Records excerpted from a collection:
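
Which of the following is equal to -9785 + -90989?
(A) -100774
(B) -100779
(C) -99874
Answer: A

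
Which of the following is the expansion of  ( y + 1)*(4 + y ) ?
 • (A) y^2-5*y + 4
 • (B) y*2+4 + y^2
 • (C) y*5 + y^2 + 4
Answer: C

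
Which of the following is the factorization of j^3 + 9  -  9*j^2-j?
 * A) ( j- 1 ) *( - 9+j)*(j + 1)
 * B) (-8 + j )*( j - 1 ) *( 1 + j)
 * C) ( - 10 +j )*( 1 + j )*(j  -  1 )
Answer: A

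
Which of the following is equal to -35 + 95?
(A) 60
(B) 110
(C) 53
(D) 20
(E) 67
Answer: A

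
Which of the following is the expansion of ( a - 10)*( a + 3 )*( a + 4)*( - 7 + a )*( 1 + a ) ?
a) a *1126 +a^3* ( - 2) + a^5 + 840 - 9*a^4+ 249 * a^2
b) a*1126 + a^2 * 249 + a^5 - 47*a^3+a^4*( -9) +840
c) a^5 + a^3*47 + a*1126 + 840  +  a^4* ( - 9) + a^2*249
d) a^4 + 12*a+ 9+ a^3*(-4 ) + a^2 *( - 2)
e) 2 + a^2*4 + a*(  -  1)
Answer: b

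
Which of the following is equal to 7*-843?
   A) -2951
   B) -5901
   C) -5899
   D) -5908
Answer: B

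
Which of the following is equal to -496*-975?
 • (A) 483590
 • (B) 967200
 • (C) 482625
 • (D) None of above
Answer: D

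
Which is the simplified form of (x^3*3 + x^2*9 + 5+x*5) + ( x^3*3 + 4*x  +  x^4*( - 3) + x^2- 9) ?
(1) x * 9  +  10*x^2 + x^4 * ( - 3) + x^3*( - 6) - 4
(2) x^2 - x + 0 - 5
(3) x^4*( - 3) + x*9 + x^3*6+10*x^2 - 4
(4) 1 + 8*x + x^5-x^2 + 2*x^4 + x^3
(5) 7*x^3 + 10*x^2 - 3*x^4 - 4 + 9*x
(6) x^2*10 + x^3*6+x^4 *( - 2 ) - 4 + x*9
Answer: 3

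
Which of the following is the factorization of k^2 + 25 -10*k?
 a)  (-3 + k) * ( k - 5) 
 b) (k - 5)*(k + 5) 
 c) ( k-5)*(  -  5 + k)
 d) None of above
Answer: c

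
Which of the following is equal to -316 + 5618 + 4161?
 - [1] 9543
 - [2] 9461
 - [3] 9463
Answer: 3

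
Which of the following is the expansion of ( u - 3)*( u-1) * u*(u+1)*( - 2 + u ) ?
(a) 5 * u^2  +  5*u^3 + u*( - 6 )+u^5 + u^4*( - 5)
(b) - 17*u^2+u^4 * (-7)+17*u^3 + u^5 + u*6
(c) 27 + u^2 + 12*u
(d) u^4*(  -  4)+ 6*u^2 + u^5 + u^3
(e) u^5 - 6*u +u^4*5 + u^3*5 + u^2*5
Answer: a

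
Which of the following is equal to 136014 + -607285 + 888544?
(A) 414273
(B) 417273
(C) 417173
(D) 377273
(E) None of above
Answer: B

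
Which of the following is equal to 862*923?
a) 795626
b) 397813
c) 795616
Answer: a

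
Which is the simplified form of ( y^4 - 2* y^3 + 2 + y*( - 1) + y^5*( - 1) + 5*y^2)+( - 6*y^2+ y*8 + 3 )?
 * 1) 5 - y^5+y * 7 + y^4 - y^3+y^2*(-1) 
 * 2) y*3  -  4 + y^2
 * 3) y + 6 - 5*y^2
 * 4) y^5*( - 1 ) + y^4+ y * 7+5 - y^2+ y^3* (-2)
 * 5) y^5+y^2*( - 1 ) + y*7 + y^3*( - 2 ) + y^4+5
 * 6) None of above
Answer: 4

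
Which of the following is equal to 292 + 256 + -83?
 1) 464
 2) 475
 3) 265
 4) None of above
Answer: 4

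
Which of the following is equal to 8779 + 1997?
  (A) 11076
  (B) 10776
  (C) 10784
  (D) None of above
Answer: B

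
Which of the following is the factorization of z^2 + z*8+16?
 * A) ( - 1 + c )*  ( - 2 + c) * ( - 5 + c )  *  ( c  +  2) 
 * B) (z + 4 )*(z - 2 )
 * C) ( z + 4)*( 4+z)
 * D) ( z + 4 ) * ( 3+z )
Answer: C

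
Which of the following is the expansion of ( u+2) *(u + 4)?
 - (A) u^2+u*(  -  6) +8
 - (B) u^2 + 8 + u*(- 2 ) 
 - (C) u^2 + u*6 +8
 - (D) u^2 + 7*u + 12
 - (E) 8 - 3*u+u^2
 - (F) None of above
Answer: C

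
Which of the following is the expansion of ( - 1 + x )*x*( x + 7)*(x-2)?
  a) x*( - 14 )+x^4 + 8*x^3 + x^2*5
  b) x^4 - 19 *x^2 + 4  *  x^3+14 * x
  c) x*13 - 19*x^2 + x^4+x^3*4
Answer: b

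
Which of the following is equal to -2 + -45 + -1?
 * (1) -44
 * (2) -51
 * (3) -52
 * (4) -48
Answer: 4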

» How to complete this task
Write out, exactly as given, the line containing "c) x*13 - 19*x^2 + x^4+x^3*4" and every line after it to the end of the records. Include nothing else.

» Solved problem
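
  c) x*13 - 19*x^2 + x^4+x^3*4
Answer: b

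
Which of the following is equal to -2 + -45 + -1?
 * (1) -44
 * (2) -51
 * (3) -52
 * (4) -48
Answer: 4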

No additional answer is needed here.